[Stored data]
BEGIN

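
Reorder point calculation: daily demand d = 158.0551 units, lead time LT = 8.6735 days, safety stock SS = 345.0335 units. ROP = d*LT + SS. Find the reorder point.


d*LT = 158.0551 * 8.6735 = 1370.8909
ROP = 1370.8909 + 345.0335 = 1715.9244

1715.9244 units


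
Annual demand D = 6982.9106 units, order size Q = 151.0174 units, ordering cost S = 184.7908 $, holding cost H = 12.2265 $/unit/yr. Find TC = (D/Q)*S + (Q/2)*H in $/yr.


Ordering cost = D*S/Q = 8544.5627
Holding cost = Q*H/2 = 923.2071
TC = 8544.5627 + 923.2071 = 9467.7698

9467.7698 $/yr


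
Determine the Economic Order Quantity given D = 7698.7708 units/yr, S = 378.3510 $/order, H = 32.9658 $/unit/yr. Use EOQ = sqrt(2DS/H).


2*D*S = 2 * 7698.7708 * 378.3510 = 5825675.2619
2*D*S/H = 176718.7589
EOQ = sqrt(176718.7589) = 420.3793

420.3793 units


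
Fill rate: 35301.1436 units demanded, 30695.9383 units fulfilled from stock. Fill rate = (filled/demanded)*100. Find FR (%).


FR = 30695.9383 / 35301.1436 * 100 = 86.9545

86.9545%


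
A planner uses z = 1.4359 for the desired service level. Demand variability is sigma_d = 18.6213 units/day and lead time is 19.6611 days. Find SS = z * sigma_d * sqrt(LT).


sqrt(LT) = sqrt(19.6611) = 4.4341
SS = 1.4359 * 18.6213 * 4.4341 = 118.5600

118.5600 units


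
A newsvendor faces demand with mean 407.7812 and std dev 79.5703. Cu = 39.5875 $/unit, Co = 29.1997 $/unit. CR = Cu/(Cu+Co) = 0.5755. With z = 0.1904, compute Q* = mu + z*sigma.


CR = Cu/(Cu+Co) = 39.5875/(39.5875+29.1997) = 0.5755
z = 0.1904
Q* = 407.7812 + 0.1904 * 79.5703 = 422.9314

422.9314 units


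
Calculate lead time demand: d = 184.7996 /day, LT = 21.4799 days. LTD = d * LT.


LTD = 184.7996 * 21.4799 = 3969.4769

3969.4769 units


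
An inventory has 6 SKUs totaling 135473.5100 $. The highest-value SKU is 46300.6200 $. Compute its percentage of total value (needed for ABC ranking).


Top item = 46300.6200
Total = 135473.5100
Percentage = 46300.6200 / 135473.5100 * 100 = 34.1769

34.1769%


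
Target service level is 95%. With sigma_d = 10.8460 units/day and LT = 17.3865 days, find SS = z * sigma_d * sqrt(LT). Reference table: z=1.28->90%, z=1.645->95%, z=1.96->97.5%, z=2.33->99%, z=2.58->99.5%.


From the table, SL = 95% corresponds to z = 1.645
sqrt(LT) = sqrt(17.3865) = 4.1697
SS = 1.645 * 10.8460 * 4.1697 = 74.3946

74.3946 units


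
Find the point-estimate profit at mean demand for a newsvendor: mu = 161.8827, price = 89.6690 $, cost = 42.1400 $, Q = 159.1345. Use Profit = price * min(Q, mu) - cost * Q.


Sales at mu = min(159.1345, 161.8827) = 159.1345
Revenue = 89.6690 * 159.1345 = 14269.4315
Total cost = 42.1400 * 159.1345 = 6705.9278
Profit = 14269.4315 - 6705.9278 = 7563.5037

7563.5037 $


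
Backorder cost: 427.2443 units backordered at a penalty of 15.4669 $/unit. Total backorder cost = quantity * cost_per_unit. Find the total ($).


Total = 427.2443 * 15.4669 = 6608.1449

6608.1449 $


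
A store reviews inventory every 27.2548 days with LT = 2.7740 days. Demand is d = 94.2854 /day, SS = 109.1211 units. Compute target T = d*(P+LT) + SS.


P + LT = 30.0288
d*(P+LT) = 94.2854 * 30.0288 = 2831.2774
T = 2831.2774 + 109.1211 = 2940.3985

2940.3985 units


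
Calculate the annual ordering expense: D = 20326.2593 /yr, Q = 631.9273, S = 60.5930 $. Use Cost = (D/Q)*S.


Number of orders = D/Q = 32.1655
Cost = 32.1655 * 60.5930 = 1949.0043

1949.0043 $/yr


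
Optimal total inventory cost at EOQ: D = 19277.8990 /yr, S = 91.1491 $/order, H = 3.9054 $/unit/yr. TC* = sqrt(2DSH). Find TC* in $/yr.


2*D*S*H = 13724849.8831
TC* = sqrt(13724849.8831) = 3704.7065

3704.7065 $/yr


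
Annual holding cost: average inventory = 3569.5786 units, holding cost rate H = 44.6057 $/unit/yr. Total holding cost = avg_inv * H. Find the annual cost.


Cost = 3569.5786 * 44.6057 = 159223.5522

159223.5522 $/yr


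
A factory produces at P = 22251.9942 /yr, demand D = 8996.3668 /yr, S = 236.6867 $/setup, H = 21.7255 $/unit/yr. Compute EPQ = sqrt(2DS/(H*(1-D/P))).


1 - D/P = 1 - 0.4043 = 0.5957
H*(1-D/P) = 12.9420
2DS = 4258640.7398
EPQ = sqrt(329056.0455) = 573.6341

573.6341 units


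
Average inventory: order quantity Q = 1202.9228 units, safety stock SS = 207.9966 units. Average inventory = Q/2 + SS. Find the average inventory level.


Q/2 = 601.4614
Avg = 601.4614 + 207.9966 = 809.4580

809.4580 units


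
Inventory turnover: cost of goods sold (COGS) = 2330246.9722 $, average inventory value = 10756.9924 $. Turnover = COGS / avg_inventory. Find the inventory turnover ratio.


Turnover = 2330246.9722 / 10756.9924 = 216.6263

216.6263


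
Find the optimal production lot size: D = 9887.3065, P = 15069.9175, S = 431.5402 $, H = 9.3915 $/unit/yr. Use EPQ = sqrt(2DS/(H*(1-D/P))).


1 - D/P = 1 - 0.6561 = 0.3439
H*(1-D/P) = 3.2298
2DS = 8533540.4489
EPQ = sqrt(2642144.4097) = 1625.4674

1625.4674 units


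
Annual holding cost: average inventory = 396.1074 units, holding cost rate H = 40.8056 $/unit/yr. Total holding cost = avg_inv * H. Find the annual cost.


Cost = 396.1074 * 40.8056 = 16163.4001

16163.4001 $/yr


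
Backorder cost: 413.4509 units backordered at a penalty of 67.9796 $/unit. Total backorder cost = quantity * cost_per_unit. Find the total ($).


Total = 413.4509 * 67.9796 = 28106.2268

28106.2268 $


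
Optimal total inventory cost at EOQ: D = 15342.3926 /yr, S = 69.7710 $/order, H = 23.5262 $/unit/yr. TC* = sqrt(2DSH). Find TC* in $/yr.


2*D*S*H = 50367433.2759
TC* = sqrt(50367433.2759) = 7097.0017

7097.0017 $/yr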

END

- [What you are asked to do]
The answer must be an exact copy of the lines from the one containing "Annual holding cost: average inventory = 396.1074" through the last line of the records, both included.

- [Answer area]
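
Annual holding cost: average inventory = 396.1074 units, holding cost rate H = 40.8056 $/unit/yr. Total holding cost = avg_inv * H. Find the annual cost.


Cost = 396.1074 * 40.8056 = 16163.4001

16163.4001 $/yr


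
Backorder cost: 413.4509 units backordered at a penalty of 67.9796 $/unit. Total backorder cost = quantity * cost_per_unit. Find the total ($).


Total = 413.4509 * 67.9796 = 28106.2268

28106.2268 $


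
Optimal total inventory cost at EOQ: D = 15342.3926 /yr, S = 69.7710 $/order, H = 23.5262 $/unit/yr. TC* = sqrt(2DSH). Find TC* in $/yr.


2*D*S*H = 50367433.2759
TC* = sqrt(50367433.2759) = 7097.0017

7097.0017 $/yr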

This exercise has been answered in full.